___ Records shown

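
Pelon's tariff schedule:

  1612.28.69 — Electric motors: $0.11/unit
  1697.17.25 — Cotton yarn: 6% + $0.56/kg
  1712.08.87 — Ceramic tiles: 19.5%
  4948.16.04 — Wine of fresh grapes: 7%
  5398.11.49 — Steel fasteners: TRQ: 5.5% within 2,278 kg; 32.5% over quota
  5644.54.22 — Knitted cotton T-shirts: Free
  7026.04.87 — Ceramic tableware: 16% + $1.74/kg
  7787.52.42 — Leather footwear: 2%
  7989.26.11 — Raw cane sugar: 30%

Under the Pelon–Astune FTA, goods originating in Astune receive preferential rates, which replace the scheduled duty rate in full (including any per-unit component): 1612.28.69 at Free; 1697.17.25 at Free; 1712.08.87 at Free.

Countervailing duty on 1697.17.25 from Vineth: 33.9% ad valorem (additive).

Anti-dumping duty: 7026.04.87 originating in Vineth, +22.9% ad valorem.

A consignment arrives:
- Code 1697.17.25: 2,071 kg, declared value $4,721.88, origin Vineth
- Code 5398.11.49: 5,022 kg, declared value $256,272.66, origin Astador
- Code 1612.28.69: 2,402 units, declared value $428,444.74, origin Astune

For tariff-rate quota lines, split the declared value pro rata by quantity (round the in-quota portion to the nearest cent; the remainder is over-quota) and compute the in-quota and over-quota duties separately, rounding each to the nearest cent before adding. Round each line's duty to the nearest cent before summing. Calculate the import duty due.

$54,945.89

Line 1 (1697.17.25, Vineth, 2,071 kg, $4,721.88):
Base rate for 1697.17.25 is 6% + $0.56/kg.
1697.17.25 has an FTA preferential rate, but origin Vineth is not Astune; base rate stands.
Additional duty on 1697.17.25 from Vineth: +33.9%. Applied ad valorem rate: 6% + 33.9% = 39.9%.
Duty = $4,721.88 × 39.9% + 2,071 × $0.56 = $3,043.79.
Line 2 (5398.11.49, Astador, 5,022 kg, $256,272.66):
Code 5398.11.49 is under a tariff-rate quota (threshold 2,278 kg). In-quota: 2,278 kg at 5.5%; over-quota: 2,744 kg at 32.5%.
Pro-rata value split: in-quota = $256,272.66 × 2,278/5,022 = $116,246.34; over-quota = $256,272.66 − $116,246.34 = $140,026.32.
In-quota duty = $116,246.34 × 5.5% = $6,393.55. Over-quota duty = $140,026.32 × 32.5% = $45,508.55.
Line duty = $6,393.55 + $45,508.55 = $51,902.10.
Line 3 (1612.28.69, Astune, 2,402 units, $428,444.74):
Base rate for 1612.28.69 is $0.11/unit.
Origin Astune qualifies under the Pelon–Astune agreement and 1612.28.69 is covered: preferential rate Free applies instead.
Duty = $428,444.74 × 0% = $0.00.
Total = $3,043.79 + $51,902.10 + $0.00 = $54,945.89.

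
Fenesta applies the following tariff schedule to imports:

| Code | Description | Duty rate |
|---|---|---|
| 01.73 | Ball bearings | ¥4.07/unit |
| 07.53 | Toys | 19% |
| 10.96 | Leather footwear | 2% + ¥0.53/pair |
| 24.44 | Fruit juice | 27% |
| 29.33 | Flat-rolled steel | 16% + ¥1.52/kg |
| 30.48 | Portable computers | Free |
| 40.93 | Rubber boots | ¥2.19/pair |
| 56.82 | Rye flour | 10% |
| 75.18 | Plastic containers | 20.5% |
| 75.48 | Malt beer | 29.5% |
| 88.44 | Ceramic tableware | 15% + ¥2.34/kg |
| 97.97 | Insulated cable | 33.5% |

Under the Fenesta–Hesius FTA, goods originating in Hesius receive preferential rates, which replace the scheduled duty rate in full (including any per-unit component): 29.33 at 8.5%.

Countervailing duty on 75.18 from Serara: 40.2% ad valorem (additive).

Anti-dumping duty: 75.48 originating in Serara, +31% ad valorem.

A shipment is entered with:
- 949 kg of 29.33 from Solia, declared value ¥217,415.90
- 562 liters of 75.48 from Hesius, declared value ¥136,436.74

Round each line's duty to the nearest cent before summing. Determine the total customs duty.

¥76,477.86

Line 1 (29.33, Solia, 949 kg, ¥217,415.90):
Base rate for 29.33 is 16% + ¥1.52/kg.
29.33 has an FTA preferential rate, but origin Solia is not Hesius; base rate stands.
Duty = ¥217,415.90 × 16% + 949 × ¥1.52 = ¥36,229.02.
Line 2 (75.48, Hesius, 562 liters, ¥136,436.74):
Base rate for 75.48 is 29.5%.
Origin Hesius is the FTA partner but 75.48 is not on the preference list; base rate stands.
The additional-duty order on 75.48 targets Serara, not Hesius; it does not apply.
Duty = ¥136,436.74 × 29.5% = ¥40,248.84.
Total = ¥36,229.02 + ¥40,248.84 = ¥76,477.86.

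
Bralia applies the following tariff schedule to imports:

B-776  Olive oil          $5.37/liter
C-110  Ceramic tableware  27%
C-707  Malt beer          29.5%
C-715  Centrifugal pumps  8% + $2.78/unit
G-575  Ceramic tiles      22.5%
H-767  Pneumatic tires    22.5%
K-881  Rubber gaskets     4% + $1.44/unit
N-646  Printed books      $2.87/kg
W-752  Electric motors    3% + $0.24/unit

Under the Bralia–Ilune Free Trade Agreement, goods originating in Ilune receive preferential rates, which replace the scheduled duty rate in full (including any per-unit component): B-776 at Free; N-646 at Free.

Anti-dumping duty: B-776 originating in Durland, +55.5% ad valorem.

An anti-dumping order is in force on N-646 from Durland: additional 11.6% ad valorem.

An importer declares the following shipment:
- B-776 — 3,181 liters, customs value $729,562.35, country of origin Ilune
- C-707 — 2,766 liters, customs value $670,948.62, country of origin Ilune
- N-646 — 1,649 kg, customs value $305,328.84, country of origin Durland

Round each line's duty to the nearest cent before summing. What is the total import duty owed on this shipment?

Line 1 (B-776, Ilune, 3,181 liters, $729,562.35):
Base rate for B-776 is $5.37/liter.
Origin Ilune qualifies under the Bralia–Ilune agreement and B-776 is covered: preferential rate Free applies instead.
The additional-duty order on B-776 targets Durland, not Ilune; it does not apply.
Duty = $729,562.35 × 0% = $0.00.
Line 2 (C-707, Ilune, 2,766 liters, $670,948.62):
Base rate for C-707 is 29.5%.
Origin Ilune is the FTA partner but C-707 is not on the preference list; base rate stands.
Duty = $670,948.62 × 29.5% = $197,929.84.
Line 3 (N-646, Durland, 1,649 kg, $305,328.84):
Base rate for N-646 is $2.87/kg.
N-646 has an FTA preferential rate, but origin Durland is not Ilune; base rate stands.
Additional duty on N-646 from Durland: +11.6% ad valorem. Applied ad valorem rate = 11.6%.
Duty = $305,328.84 × 11.6% + 1,649 × $2.87 = $40,150.78.
Total = $0.00 + $197,929.84 + $40,150.78 = $238,080.62.

$238,080.62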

______

Take the entries above and copy out all lines with the string "pair".

## Final answer
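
| 10.96 | Leather footwear | 2% + ¥0.53/pair |
| 40.93 | Rubber boots | ¥2.19/pair |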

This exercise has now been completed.